> _What is being asked_:
The answer must be one number: how many lines in the data below include the string "words".
=== Section Start ===
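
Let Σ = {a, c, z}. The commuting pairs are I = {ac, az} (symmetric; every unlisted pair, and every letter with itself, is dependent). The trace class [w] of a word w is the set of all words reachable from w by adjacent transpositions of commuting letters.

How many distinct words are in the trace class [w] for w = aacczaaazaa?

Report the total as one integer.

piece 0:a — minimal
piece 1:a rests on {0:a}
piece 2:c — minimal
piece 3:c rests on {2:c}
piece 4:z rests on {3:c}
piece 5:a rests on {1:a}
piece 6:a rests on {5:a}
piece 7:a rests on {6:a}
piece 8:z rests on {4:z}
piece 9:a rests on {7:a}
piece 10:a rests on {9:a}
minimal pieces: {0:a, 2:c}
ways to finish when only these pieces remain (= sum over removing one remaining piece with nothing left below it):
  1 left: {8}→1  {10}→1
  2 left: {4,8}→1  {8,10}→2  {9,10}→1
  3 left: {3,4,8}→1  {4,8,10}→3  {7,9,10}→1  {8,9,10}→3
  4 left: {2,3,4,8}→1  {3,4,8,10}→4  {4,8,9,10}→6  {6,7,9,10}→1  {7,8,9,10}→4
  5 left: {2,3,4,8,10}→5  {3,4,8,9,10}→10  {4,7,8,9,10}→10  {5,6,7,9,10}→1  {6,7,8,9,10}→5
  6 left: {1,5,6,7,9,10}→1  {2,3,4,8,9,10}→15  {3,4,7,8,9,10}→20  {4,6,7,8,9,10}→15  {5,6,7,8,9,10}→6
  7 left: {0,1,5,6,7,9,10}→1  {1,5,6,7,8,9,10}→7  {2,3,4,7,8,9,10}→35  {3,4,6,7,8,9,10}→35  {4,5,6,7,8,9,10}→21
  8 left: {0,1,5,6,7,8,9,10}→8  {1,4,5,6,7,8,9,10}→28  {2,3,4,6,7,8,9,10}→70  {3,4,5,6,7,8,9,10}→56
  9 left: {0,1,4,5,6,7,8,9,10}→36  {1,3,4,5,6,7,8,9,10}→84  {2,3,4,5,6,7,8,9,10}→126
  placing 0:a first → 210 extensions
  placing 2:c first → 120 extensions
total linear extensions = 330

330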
=== Section End ===
=== Section Start ===
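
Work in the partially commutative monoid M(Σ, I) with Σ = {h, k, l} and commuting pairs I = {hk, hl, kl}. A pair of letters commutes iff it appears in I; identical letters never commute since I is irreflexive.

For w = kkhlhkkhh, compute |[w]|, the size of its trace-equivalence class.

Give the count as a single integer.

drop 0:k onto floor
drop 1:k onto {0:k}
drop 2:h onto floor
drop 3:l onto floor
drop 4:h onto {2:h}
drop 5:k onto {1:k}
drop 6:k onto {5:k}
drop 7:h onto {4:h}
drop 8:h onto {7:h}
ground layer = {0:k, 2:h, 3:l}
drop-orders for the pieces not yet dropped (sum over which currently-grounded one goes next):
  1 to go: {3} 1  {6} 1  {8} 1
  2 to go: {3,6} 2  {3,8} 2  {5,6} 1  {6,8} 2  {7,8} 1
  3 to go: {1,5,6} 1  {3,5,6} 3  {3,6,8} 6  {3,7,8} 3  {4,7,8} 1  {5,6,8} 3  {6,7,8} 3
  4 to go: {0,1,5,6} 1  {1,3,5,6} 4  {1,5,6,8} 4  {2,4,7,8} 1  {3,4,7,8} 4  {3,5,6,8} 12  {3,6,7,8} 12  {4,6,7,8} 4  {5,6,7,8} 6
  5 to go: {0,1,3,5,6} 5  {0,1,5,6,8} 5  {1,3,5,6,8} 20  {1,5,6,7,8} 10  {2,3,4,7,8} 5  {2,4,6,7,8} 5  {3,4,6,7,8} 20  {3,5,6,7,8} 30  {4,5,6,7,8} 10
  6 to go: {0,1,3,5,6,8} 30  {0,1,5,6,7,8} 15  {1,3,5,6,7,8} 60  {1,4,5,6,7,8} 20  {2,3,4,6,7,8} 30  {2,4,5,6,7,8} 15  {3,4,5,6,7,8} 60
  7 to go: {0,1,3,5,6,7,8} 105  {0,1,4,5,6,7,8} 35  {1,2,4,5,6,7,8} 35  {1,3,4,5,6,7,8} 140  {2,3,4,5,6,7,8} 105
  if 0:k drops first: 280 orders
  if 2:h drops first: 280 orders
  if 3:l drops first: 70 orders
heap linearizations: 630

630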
=== Section End ===
> _Answer space_:
2